Problem description> From the line containing "C3: λ = 0.0000059 per hour" through the last line, print the records exactly and nothing else.

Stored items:
------------------------------------------------

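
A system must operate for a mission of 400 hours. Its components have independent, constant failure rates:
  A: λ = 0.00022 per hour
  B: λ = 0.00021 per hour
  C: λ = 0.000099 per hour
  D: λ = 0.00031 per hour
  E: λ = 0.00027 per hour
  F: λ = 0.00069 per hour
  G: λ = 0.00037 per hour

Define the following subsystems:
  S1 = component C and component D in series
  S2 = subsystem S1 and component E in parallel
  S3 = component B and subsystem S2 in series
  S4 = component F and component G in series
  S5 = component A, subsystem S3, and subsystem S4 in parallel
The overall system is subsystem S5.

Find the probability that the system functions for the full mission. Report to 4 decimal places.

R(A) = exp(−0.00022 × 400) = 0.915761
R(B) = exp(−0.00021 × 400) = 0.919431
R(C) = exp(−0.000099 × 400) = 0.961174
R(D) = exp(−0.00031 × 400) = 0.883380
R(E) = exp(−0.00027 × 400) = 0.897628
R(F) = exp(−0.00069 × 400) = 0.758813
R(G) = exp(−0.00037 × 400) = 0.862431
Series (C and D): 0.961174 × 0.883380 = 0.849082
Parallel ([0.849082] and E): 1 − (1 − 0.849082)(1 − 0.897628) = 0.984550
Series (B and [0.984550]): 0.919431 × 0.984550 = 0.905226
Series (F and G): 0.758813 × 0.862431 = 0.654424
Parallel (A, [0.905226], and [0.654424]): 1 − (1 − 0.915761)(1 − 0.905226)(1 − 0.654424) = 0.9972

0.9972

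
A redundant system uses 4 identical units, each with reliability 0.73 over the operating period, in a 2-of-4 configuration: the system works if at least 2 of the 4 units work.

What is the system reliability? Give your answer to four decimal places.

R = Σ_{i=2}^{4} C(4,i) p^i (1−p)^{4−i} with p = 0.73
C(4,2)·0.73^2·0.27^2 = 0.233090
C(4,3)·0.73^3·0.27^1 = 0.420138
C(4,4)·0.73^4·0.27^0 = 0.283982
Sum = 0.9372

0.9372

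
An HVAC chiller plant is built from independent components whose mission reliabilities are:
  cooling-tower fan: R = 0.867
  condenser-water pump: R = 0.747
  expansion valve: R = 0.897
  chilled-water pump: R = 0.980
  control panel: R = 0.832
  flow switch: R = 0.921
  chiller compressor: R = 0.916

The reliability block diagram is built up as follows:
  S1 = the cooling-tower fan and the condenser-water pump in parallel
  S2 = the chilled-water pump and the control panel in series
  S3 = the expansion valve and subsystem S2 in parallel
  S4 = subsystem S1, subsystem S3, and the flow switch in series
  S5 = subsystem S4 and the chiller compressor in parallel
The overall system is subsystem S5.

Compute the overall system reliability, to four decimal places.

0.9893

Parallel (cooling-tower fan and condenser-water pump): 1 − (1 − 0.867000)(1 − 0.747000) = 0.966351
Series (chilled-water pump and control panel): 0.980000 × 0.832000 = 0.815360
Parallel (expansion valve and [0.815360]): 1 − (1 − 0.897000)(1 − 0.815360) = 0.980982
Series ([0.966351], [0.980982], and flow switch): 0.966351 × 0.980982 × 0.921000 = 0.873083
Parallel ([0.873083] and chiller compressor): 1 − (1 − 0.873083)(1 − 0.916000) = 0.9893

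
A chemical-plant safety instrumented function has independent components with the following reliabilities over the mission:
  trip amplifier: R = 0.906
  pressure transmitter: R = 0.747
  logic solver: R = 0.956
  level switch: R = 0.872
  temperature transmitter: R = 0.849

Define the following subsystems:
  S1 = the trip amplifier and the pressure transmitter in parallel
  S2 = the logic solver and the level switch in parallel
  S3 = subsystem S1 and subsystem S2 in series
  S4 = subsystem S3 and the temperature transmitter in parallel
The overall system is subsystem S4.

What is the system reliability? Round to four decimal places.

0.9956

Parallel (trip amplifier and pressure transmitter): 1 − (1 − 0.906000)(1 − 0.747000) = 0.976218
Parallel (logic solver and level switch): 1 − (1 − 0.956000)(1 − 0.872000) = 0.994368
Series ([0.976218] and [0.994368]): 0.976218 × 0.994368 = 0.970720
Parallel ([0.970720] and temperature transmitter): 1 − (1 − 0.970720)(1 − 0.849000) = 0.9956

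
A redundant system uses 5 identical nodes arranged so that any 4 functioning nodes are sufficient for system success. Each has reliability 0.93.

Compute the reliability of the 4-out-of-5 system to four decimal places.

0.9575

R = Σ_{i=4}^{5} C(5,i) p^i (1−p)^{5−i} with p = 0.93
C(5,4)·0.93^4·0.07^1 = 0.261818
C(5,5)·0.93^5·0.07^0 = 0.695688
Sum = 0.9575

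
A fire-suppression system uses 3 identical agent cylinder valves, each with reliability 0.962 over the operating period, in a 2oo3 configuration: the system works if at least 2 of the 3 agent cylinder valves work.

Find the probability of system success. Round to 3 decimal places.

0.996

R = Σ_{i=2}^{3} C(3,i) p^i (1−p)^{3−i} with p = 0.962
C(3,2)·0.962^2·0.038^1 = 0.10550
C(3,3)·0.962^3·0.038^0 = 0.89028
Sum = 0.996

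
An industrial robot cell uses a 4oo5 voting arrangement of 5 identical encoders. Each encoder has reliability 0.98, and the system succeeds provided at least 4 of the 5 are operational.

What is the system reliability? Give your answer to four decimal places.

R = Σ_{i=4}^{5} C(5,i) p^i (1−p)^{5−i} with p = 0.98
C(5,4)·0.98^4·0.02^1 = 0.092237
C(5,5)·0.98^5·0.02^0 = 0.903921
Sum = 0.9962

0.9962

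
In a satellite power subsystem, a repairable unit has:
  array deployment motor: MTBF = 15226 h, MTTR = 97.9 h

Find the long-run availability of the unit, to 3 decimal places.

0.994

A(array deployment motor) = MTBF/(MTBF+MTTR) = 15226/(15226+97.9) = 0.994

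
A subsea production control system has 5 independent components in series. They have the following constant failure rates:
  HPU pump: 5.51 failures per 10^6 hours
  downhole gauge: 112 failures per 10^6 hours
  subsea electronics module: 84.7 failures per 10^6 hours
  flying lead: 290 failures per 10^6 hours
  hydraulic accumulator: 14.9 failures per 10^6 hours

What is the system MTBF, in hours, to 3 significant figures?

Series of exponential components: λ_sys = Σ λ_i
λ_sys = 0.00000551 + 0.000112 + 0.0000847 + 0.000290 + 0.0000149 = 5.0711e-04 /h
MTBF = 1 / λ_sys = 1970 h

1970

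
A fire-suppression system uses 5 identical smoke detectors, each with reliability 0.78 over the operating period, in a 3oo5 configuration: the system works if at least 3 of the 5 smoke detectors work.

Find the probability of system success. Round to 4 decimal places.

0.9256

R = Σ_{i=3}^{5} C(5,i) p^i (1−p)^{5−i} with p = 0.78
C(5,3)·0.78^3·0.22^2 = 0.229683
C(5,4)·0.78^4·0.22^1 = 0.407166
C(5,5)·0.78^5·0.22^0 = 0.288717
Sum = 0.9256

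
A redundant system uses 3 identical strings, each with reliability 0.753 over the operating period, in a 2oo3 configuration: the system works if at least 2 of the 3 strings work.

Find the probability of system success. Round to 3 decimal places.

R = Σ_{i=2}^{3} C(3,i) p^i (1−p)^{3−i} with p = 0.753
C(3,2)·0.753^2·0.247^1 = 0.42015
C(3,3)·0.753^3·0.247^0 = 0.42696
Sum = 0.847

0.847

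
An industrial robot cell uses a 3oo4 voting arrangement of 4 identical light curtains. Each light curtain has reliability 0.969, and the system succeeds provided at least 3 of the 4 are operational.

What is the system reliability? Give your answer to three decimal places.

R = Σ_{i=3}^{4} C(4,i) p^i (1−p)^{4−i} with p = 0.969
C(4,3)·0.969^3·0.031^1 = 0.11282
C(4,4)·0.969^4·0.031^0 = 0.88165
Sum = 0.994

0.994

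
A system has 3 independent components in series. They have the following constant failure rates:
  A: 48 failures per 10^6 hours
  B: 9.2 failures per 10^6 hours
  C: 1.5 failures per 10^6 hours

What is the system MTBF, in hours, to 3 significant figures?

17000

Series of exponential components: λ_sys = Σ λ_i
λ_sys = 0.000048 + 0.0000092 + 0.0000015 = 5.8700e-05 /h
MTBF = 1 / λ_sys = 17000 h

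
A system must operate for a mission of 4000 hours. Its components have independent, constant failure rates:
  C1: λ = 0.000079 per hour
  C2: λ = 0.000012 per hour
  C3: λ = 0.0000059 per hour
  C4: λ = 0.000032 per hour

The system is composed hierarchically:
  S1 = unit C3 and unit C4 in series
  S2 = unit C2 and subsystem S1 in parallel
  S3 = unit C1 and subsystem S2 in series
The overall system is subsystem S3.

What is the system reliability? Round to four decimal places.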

------------------------------------------------

Answer section>
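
  C3: λ = 0.0000059 per hour
  C4: λ = 0.000032 per hour

The system is composed hierarchically:
  S1 = unit C3 and unit C4 in series
  S2 = unit C2 and subsystem S1 in parallel
  S3 = unit C1 and subsystem S2 in series
The overall system is subsystem S3.

What is the system reliability? Round to four decimal places.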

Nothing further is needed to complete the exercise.